(Saved entries)
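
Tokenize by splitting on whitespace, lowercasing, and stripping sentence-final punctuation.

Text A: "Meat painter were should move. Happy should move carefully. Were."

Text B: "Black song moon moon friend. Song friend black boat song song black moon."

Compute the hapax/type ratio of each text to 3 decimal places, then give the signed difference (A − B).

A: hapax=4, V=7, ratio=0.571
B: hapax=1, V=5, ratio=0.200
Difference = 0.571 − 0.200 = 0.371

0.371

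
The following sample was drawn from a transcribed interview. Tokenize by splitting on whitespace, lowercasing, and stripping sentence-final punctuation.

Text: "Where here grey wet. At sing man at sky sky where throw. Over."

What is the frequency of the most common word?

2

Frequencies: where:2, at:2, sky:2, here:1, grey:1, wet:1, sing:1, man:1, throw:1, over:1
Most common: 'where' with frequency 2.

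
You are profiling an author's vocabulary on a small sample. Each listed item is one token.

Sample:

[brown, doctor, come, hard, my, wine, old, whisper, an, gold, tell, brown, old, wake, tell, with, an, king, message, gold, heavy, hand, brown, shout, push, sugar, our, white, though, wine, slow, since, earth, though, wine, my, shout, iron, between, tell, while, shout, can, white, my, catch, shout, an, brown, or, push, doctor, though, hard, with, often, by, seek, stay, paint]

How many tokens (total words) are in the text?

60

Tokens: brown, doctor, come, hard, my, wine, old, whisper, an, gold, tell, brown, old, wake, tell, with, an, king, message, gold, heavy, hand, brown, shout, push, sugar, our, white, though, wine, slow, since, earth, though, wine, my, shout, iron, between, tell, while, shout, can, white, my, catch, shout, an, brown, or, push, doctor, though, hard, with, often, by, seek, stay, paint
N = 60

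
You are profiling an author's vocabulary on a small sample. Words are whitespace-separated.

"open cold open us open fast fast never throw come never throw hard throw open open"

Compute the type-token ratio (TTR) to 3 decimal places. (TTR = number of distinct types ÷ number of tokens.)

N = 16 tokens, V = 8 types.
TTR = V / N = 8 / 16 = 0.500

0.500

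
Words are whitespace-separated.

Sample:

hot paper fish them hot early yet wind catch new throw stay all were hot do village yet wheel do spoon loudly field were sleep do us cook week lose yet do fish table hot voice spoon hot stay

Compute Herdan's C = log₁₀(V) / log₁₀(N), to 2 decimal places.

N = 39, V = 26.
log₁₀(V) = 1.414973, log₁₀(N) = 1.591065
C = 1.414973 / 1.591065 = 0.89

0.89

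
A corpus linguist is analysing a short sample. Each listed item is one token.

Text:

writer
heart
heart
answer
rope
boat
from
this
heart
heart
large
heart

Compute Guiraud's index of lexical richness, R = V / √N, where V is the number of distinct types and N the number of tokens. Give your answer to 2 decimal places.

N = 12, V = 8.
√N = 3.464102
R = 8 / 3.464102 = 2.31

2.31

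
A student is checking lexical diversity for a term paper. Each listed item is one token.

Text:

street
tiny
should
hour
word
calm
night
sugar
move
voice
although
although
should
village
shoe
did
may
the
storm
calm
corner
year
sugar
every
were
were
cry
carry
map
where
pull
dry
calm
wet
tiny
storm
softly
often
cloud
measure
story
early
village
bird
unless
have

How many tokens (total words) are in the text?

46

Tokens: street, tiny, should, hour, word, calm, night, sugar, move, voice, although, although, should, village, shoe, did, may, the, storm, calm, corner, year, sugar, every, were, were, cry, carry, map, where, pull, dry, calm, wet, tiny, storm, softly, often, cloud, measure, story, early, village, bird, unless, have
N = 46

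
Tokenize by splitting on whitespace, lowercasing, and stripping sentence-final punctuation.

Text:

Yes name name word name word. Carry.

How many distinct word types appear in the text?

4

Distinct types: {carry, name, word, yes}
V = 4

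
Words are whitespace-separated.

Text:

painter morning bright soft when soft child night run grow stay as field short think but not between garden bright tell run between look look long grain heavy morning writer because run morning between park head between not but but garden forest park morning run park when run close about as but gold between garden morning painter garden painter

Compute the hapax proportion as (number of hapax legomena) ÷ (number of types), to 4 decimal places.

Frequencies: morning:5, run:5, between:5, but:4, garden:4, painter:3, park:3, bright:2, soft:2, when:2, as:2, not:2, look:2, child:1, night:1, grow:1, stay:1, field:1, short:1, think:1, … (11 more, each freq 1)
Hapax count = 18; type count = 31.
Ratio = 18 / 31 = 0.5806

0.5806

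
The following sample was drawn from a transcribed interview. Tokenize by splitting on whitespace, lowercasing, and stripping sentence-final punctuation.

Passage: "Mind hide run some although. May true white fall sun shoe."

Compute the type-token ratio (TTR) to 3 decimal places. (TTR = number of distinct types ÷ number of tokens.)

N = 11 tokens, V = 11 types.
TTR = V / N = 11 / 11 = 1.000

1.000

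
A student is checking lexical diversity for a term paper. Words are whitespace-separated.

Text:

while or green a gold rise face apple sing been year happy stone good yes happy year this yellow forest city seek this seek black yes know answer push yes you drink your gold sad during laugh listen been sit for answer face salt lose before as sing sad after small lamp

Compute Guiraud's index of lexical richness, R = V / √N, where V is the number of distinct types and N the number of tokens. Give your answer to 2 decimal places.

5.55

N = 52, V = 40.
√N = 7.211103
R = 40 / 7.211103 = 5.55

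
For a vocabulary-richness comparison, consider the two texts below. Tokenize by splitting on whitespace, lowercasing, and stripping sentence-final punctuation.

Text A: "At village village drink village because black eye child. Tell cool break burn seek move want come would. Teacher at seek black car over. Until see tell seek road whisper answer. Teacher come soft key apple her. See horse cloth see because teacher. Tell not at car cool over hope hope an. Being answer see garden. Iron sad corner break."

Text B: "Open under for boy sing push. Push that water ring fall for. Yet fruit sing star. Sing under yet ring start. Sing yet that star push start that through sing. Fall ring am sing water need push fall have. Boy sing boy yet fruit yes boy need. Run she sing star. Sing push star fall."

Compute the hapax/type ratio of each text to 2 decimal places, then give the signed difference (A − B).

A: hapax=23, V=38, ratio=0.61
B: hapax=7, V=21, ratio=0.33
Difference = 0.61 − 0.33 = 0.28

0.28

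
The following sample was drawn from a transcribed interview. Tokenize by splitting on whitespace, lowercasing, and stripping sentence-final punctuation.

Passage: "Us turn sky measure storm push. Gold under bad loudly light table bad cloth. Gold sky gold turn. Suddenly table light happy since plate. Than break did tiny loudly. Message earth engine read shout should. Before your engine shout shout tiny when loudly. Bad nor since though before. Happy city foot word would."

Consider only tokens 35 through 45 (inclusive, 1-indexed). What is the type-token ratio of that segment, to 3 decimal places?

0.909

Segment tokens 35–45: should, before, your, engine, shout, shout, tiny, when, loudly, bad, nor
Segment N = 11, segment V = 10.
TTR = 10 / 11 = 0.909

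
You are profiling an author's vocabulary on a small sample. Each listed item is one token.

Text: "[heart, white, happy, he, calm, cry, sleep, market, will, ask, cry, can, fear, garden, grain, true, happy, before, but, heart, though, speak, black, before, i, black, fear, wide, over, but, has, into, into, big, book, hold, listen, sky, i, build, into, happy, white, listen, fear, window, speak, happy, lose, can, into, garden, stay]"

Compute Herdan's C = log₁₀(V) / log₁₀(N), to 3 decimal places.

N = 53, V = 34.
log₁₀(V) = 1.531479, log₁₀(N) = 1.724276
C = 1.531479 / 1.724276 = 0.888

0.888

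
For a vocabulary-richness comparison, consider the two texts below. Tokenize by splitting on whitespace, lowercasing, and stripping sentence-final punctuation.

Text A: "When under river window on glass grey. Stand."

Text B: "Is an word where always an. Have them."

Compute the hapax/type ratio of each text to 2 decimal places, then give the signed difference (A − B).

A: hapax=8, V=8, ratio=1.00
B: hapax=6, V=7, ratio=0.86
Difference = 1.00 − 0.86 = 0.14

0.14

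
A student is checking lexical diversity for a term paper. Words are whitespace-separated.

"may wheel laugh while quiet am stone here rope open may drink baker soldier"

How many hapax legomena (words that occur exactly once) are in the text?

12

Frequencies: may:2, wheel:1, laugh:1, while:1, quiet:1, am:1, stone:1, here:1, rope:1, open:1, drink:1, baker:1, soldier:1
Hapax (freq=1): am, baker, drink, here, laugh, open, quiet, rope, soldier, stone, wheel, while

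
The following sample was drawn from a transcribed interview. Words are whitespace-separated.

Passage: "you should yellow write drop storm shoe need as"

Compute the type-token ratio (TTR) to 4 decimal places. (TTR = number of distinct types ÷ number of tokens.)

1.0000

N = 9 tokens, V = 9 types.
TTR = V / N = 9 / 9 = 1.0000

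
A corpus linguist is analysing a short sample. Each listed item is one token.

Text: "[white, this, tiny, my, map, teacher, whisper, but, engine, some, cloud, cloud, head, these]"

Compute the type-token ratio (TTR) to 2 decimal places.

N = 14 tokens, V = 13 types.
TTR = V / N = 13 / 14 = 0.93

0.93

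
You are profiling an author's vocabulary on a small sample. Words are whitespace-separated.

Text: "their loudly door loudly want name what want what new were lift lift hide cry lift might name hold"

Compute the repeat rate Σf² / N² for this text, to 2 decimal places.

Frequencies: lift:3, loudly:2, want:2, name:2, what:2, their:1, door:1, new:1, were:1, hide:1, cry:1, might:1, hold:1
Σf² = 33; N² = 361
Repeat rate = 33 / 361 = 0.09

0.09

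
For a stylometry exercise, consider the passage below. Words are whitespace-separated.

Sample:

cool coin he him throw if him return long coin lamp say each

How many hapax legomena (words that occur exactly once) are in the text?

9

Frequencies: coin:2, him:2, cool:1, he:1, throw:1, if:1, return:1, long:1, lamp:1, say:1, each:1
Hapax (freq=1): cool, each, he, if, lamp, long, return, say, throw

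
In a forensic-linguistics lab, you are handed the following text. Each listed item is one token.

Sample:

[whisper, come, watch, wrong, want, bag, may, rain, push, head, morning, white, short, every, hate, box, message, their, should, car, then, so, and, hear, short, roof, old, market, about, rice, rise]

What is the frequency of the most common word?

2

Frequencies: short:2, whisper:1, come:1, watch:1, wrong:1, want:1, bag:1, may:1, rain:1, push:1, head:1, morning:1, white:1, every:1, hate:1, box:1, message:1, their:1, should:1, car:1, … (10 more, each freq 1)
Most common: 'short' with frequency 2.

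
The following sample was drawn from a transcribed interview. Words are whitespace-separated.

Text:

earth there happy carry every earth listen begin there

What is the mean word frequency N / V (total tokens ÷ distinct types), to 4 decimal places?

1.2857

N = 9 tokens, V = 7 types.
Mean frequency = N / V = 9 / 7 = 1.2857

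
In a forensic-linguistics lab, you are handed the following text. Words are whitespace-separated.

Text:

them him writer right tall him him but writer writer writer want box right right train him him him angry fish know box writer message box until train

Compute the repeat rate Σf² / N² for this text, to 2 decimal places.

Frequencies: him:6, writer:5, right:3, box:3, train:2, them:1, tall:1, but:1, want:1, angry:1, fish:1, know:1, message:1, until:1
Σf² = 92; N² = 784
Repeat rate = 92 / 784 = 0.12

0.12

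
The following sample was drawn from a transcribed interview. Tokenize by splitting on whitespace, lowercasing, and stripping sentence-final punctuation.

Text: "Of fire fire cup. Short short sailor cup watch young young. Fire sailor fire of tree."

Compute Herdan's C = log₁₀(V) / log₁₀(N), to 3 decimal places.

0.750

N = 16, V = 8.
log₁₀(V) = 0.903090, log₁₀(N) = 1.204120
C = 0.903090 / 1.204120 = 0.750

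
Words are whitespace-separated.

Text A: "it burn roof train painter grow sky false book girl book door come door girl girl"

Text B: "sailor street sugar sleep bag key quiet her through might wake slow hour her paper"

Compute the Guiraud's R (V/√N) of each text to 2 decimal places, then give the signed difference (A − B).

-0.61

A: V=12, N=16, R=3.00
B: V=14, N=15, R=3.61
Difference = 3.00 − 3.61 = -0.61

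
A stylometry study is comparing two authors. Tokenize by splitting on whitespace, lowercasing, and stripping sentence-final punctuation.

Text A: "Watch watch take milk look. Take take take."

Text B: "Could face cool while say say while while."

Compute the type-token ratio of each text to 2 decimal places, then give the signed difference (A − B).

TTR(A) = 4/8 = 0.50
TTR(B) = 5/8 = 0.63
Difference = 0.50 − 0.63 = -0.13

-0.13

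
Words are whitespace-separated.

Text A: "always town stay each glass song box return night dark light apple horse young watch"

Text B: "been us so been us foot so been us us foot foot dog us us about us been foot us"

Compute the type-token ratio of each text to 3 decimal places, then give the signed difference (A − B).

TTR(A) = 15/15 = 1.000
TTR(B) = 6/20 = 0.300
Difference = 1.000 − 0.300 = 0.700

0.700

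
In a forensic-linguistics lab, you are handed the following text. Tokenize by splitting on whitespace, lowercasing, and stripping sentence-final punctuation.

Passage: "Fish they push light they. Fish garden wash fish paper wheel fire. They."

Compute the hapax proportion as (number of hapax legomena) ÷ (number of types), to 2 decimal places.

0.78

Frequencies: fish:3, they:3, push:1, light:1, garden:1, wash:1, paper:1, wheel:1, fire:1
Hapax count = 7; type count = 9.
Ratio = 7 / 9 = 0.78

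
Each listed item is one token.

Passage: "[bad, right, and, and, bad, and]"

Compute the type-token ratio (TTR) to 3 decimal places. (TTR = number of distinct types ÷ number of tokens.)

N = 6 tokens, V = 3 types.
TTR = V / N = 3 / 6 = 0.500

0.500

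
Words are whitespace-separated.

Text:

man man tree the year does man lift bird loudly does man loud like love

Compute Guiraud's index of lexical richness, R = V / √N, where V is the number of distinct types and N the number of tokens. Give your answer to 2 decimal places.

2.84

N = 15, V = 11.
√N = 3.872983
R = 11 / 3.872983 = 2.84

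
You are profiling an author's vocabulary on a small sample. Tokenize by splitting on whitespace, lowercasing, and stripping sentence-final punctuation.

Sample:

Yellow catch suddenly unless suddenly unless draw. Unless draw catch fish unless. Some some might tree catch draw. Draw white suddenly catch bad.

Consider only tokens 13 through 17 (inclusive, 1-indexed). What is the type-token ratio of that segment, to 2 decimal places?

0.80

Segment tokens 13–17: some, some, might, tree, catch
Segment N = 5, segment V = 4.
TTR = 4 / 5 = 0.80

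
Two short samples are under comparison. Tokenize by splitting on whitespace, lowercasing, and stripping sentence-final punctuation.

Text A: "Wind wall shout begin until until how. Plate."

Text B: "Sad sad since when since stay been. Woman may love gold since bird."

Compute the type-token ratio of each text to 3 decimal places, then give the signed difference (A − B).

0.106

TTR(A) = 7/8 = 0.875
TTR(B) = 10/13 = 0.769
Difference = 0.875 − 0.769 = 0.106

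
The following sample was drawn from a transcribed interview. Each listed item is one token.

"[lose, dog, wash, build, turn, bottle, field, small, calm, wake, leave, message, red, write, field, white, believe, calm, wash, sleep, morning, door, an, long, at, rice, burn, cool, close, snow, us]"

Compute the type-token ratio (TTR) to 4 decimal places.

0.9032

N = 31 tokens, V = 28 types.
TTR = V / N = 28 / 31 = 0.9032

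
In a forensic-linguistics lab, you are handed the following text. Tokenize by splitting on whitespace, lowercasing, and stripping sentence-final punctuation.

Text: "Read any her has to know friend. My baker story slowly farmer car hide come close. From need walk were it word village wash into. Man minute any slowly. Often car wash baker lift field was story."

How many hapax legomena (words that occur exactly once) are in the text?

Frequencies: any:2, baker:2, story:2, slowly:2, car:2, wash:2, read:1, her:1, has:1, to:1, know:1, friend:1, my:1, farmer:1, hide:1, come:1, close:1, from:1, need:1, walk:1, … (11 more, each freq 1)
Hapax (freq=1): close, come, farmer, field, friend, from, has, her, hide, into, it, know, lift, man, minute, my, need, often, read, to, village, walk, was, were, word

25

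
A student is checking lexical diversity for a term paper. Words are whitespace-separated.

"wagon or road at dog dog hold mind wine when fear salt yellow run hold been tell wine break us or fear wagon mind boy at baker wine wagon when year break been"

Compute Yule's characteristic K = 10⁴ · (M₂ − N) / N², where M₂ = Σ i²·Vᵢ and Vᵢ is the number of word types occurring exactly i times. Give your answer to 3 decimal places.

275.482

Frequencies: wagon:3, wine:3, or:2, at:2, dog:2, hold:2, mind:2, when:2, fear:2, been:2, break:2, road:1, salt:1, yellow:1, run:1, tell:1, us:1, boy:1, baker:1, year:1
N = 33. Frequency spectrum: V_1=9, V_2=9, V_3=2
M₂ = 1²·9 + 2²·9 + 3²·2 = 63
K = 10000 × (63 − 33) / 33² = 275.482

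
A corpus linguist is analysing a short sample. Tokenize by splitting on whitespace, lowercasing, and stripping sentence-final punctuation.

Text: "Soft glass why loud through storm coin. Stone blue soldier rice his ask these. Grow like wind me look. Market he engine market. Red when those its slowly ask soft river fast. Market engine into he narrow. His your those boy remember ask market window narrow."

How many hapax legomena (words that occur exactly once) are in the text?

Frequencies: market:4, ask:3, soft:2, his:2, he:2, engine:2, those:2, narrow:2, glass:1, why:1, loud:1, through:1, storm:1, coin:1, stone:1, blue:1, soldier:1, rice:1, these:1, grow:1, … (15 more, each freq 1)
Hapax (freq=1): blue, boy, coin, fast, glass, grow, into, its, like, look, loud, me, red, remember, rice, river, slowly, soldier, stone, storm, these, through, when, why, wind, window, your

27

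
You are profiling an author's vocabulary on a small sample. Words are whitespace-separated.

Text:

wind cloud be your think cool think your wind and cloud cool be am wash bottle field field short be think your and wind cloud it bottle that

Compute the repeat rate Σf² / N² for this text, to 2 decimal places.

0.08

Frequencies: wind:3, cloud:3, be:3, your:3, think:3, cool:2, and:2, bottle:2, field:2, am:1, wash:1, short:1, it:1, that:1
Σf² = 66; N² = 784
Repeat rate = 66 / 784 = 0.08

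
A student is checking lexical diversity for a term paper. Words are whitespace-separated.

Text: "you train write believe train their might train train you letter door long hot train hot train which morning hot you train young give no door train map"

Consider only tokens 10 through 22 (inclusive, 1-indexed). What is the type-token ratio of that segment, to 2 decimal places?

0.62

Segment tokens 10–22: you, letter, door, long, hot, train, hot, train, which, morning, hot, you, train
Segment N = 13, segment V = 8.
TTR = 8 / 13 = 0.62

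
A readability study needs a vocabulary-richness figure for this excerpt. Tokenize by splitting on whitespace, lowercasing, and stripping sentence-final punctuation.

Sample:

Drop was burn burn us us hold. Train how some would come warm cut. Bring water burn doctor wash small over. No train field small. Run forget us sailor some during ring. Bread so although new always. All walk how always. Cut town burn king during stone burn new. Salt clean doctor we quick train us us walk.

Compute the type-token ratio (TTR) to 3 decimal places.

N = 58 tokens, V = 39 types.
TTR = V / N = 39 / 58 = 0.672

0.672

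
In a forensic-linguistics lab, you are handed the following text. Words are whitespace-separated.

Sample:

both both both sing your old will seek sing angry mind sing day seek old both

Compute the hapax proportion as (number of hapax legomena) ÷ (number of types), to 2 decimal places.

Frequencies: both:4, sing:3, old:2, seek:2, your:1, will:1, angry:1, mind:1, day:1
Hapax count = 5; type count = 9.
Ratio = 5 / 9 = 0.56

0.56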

> _What is required_: Your answer should be one number: the count of lines in the data above that include the word "foot".

> _The completed task_: 2